#### [Work to be completed]
Please reproduce the full listing exactly, with nothing added.

━━━━━ Data ━━━━━

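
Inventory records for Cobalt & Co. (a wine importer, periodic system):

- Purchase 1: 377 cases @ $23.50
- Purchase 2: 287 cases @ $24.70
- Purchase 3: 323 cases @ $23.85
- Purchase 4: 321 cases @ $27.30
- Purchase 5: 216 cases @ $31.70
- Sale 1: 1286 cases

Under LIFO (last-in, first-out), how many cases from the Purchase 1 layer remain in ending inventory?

238

Sale 1 (1286) [LIFO — newest first]: 216 @ $31.70 + 321 @ $27.30 + 323 @ $23.85 + 287 @ $24.70 + 139 @ $23.50 = $33,669.45
Ending inventory: 238 @ $23.50 = $5,593.00
Check: goods available $39,262.45 = COGS $33,669.45 + ending $5,593.00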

━━━━━

#### [Exercise result]
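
Inventory records for Cobalt & Co. (a wine importer, periodic system):

- Purchase 1: 377 cases @ $23.50
- Purchase 2: 287 cases @ $24.70
- Purchase 3: 323 cases @ $23.85
- Purchase 4: 321 cases @ $27.30
- Purchase 5: 216 cases @ $31.70
- Sale 1: 1286 cases

Under LIFO (last-in, first-out), how many cases from the Purchase 1 layer remain in ending inventory?

238

Sale 1 (1286) [LIFO — newest first]: 216 @ $31.70 + 321 @ $27.30 + 323 @ $23.85 + 287 @ $24.70 + 139 @ $23.50 = $33,669.45
Ending inventory: 238 @ $23.50 = $5,593.00
Check: goods available $39,262.45 = COGS $33,669.45 + ending $5,593.00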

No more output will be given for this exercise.